■ **EXERCISE OBJECTIVE**:
Please report every line in the entries that contains the string "Function".

++++++++

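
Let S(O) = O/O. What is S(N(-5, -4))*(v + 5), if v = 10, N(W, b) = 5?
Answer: 15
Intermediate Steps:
S(O) = 1
S(N(-5, -4))*(v + 5) = 1*(10 + 5) = 1*15 = 15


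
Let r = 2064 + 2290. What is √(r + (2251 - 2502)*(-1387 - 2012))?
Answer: √857503 ≈ 926.01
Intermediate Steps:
r = 4354
√(r + (2251 - 2502)*(-1387 - 2012)) = √(4354 + (2251 - 2502)*(-1387 - 2012)) = √(4354 - 251*(-3399)) = √(4354 + 853149) = √857503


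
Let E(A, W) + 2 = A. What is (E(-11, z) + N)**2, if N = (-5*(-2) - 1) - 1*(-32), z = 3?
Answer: 784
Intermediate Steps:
E(A, W) = -2 + A
N = 41 (N = (10 - 1) + 32 = 9 + 32 = 41)
(E(-11, z) + N)**2 = ((-2 - 11) + 41)**2 = (-13 + 41)**2 = 28**2 = 784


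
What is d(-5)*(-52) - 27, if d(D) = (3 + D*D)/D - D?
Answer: 21/5 ≈ 4.2000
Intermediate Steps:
d(D) = -D + (3 + D²)/D (d(D) = (3 + D²)/D - D = -D + (3 + D²)/D)
d(-5)*(-52) - 27 = (3/(-5))*(-52) - 27 = (3*(-⅕))*(-52) - 27 = -⅗*(-52) - 27 = 156/5 - 27 = 21/5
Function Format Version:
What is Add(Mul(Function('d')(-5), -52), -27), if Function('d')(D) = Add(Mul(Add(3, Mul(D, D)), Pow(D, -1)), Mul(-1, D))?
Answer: Rational(21, 5) ≈ 4.2000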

++++++++

■ **OUTPUT OF THE EXERCISE**:
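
Function Format Version:
What is Add(Mul(Function('d')(-5), -52), -27), if Function('d')(D) = Add(Mul(Add(3, Mul(D, D)), Pow(D, -1)), Mul(-1, D))?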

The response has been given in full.